**ASSIGNMENT**
Determine how many lines of the material below include "walks", and reply with that number alone.
------
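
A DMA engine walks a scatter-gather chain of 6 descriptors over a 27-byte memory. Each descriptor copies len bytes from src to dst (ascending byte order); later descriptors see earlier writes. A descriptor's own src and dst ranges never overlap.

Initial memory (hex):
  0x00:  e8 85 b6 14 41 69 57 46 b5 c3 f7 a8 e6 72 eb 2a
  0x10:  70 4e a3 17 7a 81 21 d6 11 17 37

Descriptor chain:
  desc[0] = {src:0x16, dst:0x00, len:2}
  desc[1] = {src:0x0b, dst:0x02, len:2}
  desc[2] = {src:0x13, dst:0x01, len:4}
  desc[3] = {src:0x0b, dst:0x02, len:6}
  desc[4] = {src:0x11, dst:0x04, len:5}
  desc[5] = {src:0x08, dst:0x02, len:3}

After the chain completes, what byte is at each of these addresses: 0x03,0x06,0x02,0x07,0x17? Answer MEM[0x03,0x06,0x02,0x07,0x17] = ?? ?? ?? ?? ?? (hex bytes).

D0: mem[0x00..0x01] <- [21 d6]
D1: mem[0x02..0x03] <- [a8 e6]
D2: mem[0x01..0x04] <- [17 7a 81 21]
D3: mem[0x02..0x07] <- [a8 e6 72 eb 2a 70]
D4: mem[0x04..0x08] <- [4e a3 17 7a 81]
D5: mem[0x02..0x04] <- [81 c3 f7]
query mem[0x03]=0xc3, mem[0x06]=0x17, mem[0x02]=0x81, mem[0x07]=0x7a, mem[0x17]=0xd6

MEM[0x03,0x06,0x02,0x07,0x17] = c3 17 81 7a d6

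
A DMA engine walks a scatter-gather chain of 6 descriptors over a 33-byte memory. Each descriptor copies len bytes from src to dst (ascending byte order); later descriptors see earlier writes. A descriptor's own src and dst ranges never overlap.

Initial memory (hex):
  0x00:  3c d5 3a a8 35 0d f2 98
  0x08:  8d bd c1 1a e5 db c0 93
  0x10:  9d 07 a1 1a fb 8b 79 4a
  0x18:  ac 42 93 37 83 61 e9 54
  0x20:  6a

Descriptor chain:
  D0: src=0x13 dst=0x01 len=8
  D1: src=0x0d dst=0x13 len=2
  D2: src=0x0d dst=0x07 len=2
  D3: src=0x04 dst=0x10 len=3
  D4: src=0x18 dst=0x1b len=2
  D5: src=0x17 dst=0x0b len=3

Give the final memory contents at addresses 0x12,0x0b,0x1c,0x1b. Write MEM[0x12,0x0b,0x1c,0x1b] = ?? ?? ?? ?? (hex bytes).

D0: mem[0x01..0x08] <- [1a fb 8b 79 4a ac 42 93]
D1: mem[0x13..0x14] <- [db c0]
D2: mem[0x07..0x08] <- [db c0]
D3: mem[0x10..0x12] <- [79 4a ac]
D4: mem[0x1b..0x1c] <- [ac 42]
D5: mem[0x0b..0x0d] <- [4a ac 42]
query mem[0x12]=0xac, mem[0x0b]=0x4a, mem[0x1c]=0x42, mem[0x1b]=0xac

MEM[0x12,0x0b,0x1c,0x1b] = ac 4a 42 ac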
------
**ANSWER AREA**
2